Task description:
Find the lines below in which the string "else" occurs. Copy each one.

Extracted data:
--
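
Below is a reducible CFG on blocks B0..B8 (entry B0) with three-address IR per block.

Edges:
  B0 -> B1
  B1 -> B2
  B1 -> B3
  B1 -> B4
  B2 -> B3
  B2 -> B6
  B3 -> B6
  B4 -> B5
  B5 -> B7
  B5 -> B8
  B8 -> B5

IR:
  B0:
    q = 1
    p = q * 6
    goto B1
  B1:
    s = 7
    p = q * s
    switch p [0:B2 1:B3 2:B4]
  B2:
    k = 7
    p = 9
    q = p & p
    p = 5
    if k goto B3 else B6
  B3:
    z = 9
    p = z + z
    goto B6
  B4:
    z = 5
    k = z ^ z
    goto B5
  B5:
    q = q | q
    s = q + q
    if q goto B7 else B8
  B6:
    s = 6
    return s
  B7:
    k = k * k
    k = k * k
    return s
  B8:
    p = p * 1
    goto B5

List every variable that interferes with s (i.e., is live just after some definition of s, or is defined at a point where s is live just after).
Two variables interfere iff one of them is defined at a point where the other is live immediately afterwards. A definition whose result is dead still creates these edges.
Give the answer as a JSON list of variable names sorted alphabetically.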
--
Worked solution:
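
    if k goto B3 else B6
    if q goto B7 else B8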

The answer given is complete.